:: What is required ::
Reproduce, please, only the lines from the first line below to the line containing "L47 | 474 | N |", inclusive.
+++
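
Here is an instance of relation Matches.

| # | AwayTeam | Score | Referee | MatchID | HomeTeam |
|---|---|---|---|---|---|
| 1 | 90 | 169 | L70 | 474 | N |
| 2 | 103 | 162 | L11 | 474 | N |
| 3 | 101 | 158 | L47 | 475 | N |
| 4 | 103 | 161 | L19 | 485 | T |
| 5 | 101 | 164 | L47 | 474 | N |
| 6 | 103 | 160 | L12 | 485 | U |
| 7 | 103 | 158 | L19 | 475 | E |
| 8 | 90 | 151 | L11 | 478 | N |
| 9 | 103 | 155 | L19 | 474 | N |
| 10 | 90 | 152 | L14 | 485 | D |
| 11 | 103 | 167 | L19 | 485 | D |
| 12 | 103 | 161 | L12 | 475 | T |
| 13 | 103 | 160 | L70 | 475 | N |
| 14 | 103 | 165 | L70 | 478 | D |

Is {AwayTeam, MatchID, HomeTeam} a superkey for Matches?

Rows 2 and 9 have the same {AwayTeam, MatchID, HomeTeam} value (AwayTeam=103, MatchID=474, HomeTeam=N) but are distinct tuples, so {AwayTeam, MatchID, HomeTeam} does not determine every attribute — not a superkey.

No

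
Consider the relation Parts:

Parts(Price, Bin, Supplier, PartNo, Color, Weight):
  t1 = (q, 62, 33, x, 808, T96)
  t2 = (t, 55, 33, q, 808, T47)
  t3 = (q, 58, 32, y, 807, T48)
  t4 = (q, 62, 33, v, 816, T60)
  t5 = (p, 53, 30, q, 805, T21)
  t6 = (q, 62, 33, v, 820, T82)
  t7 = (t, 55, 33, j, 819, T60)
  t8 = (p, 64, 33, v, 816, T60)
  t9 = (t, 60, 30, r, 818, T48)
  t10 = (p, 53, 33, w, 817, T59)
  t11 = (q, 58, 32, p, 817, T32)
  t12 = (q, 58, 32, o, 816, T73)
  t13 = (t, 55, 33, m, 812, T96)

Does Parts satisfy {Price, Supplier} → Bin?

(Price=q, Supplier=33): rows 1, 4, 6 → Bin = 62, 62, 62 ✓
(Price=t, Supplier=33): rows 2, 7, 13 → Bin = 55, 55, 55 ✓
(Price=q, Supplier=32): rows 3, 11, 12 → Bin = 58, 58, 58 ✓
(Price=p, Supplier=30): row 5 → Bin = 53 ✓
(Price=p, Supplier=33): rows 8, 10 → Bin takes values {64, 53} — violation
(Price=t, Supplier=30): row 9 → Bin = 60 ✓
Two rows agree on {Price, Supplier} but differ on Bin, so {Price, Supplier} → Bin does not hold.

No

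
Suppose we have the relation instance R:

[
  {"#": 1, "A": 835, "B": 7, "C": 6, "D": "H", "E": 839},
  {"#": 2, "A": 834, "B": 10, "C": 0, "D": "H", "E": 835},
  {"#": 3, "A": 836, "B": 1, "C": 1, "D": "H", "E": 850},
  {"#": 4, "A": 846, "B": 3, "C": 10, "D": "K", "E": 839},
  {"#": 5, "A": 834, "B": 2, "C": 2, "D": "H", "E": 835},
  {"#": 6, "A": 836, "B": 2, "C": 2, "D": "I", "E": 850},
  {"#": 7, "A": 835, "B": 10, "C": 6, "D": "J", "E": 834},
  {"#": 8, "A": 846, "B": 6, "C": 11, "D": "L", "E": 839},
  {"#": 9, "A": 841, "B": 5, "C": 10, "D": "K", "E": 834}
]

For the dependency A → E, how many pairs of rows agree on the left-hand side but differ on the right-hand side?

A=835: violating pairs (1,7) — 1 pair.
A=834: all 2 rows agree on E — 0 pairs.
A=836: all 2 rows agree on E — 0 pairs.
A=846: all 2 rows agree on E — 0 pairs.

1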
+++
:: Result of the task ::
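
Here is an instance of relation Matches.

| # | AwayTeam | Score | Referee | MatchID | HomeTeam |
|---|---|---|---|---|---|
| 1 | 90 | 169 | L70 | 474 | N |
| 2 | 103 | 162 | L11 | 474 | N |
| 3 | 101 | 158 | L47 | 475 | N |
| 4 | 103 | 161 | L19 | 485 | T |
| 5 | 101 | 164 | L47 | 474 | N |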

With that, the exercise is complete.